RECORDS FOR THIS EXERCISE:
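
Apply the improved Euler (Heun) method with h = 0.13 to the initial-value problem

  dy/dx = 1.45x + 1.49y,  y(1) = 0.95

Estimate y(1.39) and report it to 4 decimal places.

Heun: k1 = f(x_n, y_n); k2 = f(x_n + h, y_n + h·k1); y_{n+1} = y_n + (h/2)·(k1 + k2).
x=1.000000, y=0.950000:
  k1 = f(1.000000, 0.950000) = 2.865500
  k2 = f(1.130000, 1.322515) = 3.609047
  y ← 0.950000 + (0.13/2)·(2.865500 + 3.609047) = 1.370846
x=1.130000, y=1.370846:
  k1 = f(1.130000, 1.370846) = 3.681060
  k2 = f(1.260000, 1.849383) = 4.582581
  y ← 1.370846 + (0.13/2)·(3.681060 + 4.582581) = 1.907982
x=1.260000, y=1.907982:
  k1 = f(1.260000, 1.907982) = 4.669894
  k2 = f(1.390000, 2.515068) = 5.762952
  y ← 1.907982 + (0.13/2)·(4.669894 + 5.762952) = 2.586117
y(1.39) ≈ 2.5861

2.5861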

WHAT YOU NEED TO DO:
Word for word, restate all of the entries.

PROBLEM SOLUTION:
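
Apply the improved Euler (Heun) method with h = 0.13 to the initial-value problem

  dy/dx = 1.45x + 1.49y,  y(1) = 0.95

Estimate y(1.39) and report it to 4 decimal places.

Heun: k1 = f(x_n, y_n); k2 = f(x_n + h, y_n + h·k1); y_{n+1} = y_n + (h/2)·(k1 + k2).
x=1.000000, y=0.950000:
  k1 = f(1.000000, 0.950000) = 2.865500
  k2 = f(1.130000, 1.322515) = 3.609047
  y ← 0.950000 + (0.13/2)·(2.865500 + 3.609047) = 1.370846
x=1.130000, y=1.370846:
  k1 = f(1.130000, 1.370846) = 3.681060
  k2 = f(1.260000, 1.849383) = 4.582581
  y ← 1.370846 + (0.13/2)·(3.681060 + 4.582581) = 1.907982
x=1.260000, y=1.907982:
  k1 = f(1.260000, 1.907982) = 4.669894
  k2 = f(1.390000, 2.515068) = 5.762952
  y ← 1.907982 + (0.13/2)·(4.669894 + 5.762952) = 2.586117
y(1.39) ≈ 2.5861

2.5861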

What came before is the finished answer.